▶ DATA RECORDS:

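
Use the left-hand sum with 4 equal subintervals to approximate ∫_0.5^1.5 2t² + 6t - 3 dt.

3.9375

Δt = (1.5 − 0.5)/4 = 0.25.
Left endpoints: 0.5, 0.75, 1, 1.25.
f(0.5) = 0.5, f(0.75) = 2.625, f(1) = 5, f(1.25) = 7.625.
Sum = Δt · [f(0.5) + f(0.75) + f(1) + f(1.25)].
Sum = 3.9375.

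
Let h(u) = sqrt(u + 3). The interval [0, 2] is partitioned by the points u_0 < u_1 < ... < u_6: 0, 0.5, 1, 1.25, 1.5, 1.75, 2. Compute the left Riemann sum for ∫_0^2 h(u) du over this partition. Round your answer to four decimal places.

3.8920

Subinterval widths: 0.5, 0.5, 0.25, 0.25, 0.25, 0.25.
Left endpoints: 0, 0.5, 1, 1.25, 1.5, 1.75.
h(0) ≈ 1.7321, h(0.5) ≈ 1.8708, h(1) ≈ 2.0000, h(1.25) ≈ 2.0616, h(1.5) ≈ 2.1213, h(1.75) ≈ 2.1794.
Sum = Σ Δu_i · h(u_i).
Sum ≈ 3.8920.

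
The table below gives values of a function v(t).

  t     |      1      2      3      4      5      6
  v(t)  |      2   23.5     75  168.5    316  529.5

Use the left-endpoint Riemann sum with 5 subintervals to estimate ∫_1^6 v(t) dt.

Δt = 1.
Sum = 1·[2 + 23.5 + 75 + 168.5 + 316] = 585.

585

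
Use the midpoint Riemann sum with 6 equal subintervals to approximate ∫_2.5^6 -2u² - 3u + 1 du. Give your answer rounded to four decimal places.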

▶ WHAT YOU SHOULD DO:
Please transcribe the material above precisely as it stands.

▶ WRITTEN ANSWER:
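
Use the left-hand sum with 4 equal subintervals to approximate ∫_0.5^1.5 2t² + 6t - 3 dt.

3.9375

Δt = (1.5 − 0.5)/4 = 0.25.
Left endpoints: 0.5, 0.75, 1, 1.25.
f(0.5) = 0.5, f(0.75) = 2.625, f(1) = 5, f(1.25) = 7.625.
Sum = Δt · [f(0.5) + f(0.75) + f(1) + f(1.25)].
Sum = 3.9375.

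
Let h(u) = sqrt(u + 3). The interval [0, 2] is partitioned by the points u_0 < u_1 < ... < u_6: 0, 0.5, 1, 1.25, 1.5, 1.75, 2. Compute the left Riemann sum for ∫_0^2 h(u) du over this partition. Round your answer to four decimal places.

3.8920

Subinterval widths: 0.5, 0.5, 0.25, 0.25, 0.25, 0.25.
Left endpoints: 0, 0.5, 1, 1.25, 1.5, 1.75.
h(0) ≈ 1.7321, h(0.5) ≈ 1.8708, h(1) ≈ 2.0000, h(1.25) ≈ 2.0616, h(1.5) ≈ 2.1213, h(1.75) ≈ 2.1794.
Sum = Σ Δu_i · h(u_i).
Sum ≈ 3.8920.

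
The table below gives values of a function v(t).

  t     |      1      2      3      4      5      6
  v(t)  |      2   23.5     75  168.5    316  529.5

Use the left-endpoint Riemann sum with 5 subintervals to estimate ∫_1^6 v(t) dt.

Δt = 1.
Sum = 1·[2 + 23.5 + 75 + 168.5 + 316] = 585.

585

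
Use the midpoint Riemann sum with 6 equal subintervals to approximate ∫_2.5^6 -2u² - 3u + 1 du. Give your answer rounded to four decimal places.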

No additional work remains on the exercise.